__WORK TO BE COMPLETED__:
Below are records to be reproduced exactly and in full.

(Stored data)
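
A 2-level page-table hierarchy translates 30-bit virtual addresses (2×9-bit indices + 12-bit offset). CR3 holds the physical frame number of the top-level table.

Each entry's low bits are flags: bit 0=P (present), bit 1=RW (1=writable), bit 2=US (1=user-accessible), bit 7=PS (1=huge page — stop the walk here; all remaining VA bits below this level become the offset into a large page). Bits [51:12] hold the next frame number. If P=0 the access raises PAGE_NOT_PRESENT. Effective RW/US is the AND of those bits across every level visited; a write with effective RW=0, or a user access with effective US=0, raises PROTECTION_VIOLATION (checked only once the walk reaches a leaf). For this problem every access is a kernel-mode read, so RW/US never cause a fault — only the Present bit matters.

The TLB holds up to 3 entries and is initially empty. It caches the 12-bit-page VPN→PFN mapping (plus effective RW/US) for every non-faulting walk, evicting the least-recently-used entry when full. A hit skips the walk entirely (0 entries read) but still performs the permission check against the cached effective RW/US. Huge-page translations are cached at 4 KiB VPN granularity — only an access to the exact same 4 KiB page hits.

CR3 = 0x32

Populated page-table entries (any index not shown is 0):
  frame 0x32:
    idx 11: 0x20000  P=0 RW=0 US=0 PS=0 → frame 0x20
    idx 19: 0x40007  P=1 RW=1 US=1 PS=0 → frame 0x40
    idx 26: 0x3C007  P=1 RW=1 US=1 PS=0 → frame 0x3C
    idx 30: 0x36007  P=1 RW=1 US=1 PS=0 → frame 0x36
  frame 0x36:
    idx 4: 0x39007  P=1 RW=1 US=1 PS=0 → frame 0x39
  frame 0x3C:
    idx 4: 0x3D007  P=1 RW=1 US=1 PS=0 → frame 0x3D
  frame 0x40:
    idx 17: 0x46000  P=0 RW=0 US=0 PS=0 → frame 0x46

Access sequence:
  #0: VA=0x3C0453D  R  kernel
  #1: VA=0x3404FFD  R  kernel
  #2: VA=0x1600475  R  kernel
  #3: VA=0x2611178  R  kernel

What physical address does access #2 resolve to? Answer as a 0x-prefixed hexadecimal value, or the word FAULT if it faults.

Trace:
#0 VA=0x3C0453D (r,kernel):
  [0] read 0x32 idx=30: raw=0x36007 flags P=1 W=1 U=1 S=0
  [1] read 0x36 idx=4: raw=0x39007 flags P=1 W=1 U=1 S=0
  ⇒ phys 0x3953D  [2 reads]
#1 VA=0x3404FFD (r,kernel):
  [0] read 0x32 idx=26: raw=0x3C007 flags P=1 W=1 U=1 S=0
  [1] read 0x3C idx=4: raw=0x3D007 flags P=1 W=1 U=1 S=0
  ⇒ phys 0x3DFFD  [2 reads]
#2 VA=0x1600475 (r,kernel):
  [0] read 0x32 idx=11: raw=0x20000 flags P=0 W=0 U=0 S=0
  ⇒ fault: PAGE_NOT_PRESENT  — 1 lookups
#3 VA=0x2611178 (r,kernel):
  [0] read 0x32 idx=19: raw=0x40007 flags P=1 W=1 U=1 S=0
  [1] read 0x40 idx=17: raw=0x46000 flags P=0 W=0 U=0 S=0
  ⇒ fault: PAGE_NOT_PRESENT  — 2 lookups

Access #2 PA: FAULT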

__OUTPUT FOR THIS TASK__:
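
A 2-level page-table hierarchy translates 30-bit virtual addresses (2×9-bit indices + 12-bit offset). CR3 holds the physical frame number of the top-level table.

Each entry's low bits are flags: bit 0=P (present), bit 1=RW (1=writable), bit 2=US (1=user-accessible), bit 7=PS (1=huge page — stop the walk here; all remaining VA bits below this level become the offset into a large page). Bits [51:12] hold the next frame number. If P=0 the access raises PAGE_NOT_PRESENT. Effective RW/US is the AND of those bits across every level visited; a write with effective RW=0, or a user access with effective US=0, raises PROTECTION_VIOLATION (checked only once the walk reaches a leaf). For this problem every access is a kernel-mode read, so RW/US never cause a fault — only the Present bit matters.

The TLB holds up to 3 entries and is initially empty. It caches the 12-bit-page VPN→PFN mapping (plus effective RW/US) for every non-faulting walk, evicting the least-recently-used entry when full. A hit skips the walk entirely (0 entries read) but still performs the permission check against the cached effective RW/US. Huge-page translations are cached at 4 KiB VPN granularity — only an access to the exact same 4 KiB page hits.

CR3 = 0x32

Populated page-table entries (any index not shown is 0):
  frame 0x32:
    idx 11: 0x20000  P=0 RW=0 US=0 PS=0 → frame 0x20
    idx 19: 0x40007  P=1 RW=1 US=1 PS=0 → frame 0x40
    idx 26: 0x3C007  P=1 RW=1 US=1 PS=0 → frame 0x3C
    idx 30: 0x36007  P=1 RW=1 US=1 PS=0 → frame 0x36
  frame 0x36:
    idx 4: 0x39007  P=1 RW=1 US=1 PS=0 → frame 0x39
  frame 0x3C:
    idx 4: 0x3D007  P=1 RW=1 US=1 PS=0 → frame 0x3D
  frame 0x40:
    idx 17: 0x46000  P=0 RW=0 US=0 PS=0 → frame 0x46

Access sequence:
  #0: VA=0x3C0453D  R  kernel
  #1: VA=0x3404FFD  R  kernel
  #2: VA=0x1600475  R  kernel
  #3: VA=0x2611178  R  kernel

What physical address does access #2 resolve to? Answer as a 0x-prefixed hexadecimal value, or the word FAULT if it faults.

Trace:
#0 VA=0x3C0453D (r,kernel):
  [0] read 0x32 idx=30: raw=0x36007 flags P=1 W=1 U=1 S=0
  [1] read 0x36 idx=4: raw=0x39007 flags P=1 W=1 U=1 S=0
  ⇒ phys 0x3953D  [2 reads]
#1 VA=0x3404FFD (r,kernel):
  [0] read 0x32 idx=26: raw=0x3C007 flags P=1 W=1 U=1 S=0
  [1] read 0x3C idx=4: raw=0x3D007 flags P=1 W=1 U=1 S=0
  ⇒ phys 0x3DFFD  [2 reads]
#2 VA=0x1600475 (r,kernel):
  [0] read 0x32 idx=11: raw=0x20000 flags P=0 W=0 U=0 S=0
  ⇒ fault: PAGE_NOT_PRESENT  — 1 lookups
#3 VA=0x2611178 (r,kernel):
  [0] read 0x32 idx=19: raw=0x40007 flags P=1 W=1 U=1 S=0
  [1] read 0x40 idx=17: raw=0x46000 flags P=0 W=0 U=0 S=0
  ⇒ fault: PAGE_NOT_PRESENT  — 2 lookups

Access #2 PA: FAULT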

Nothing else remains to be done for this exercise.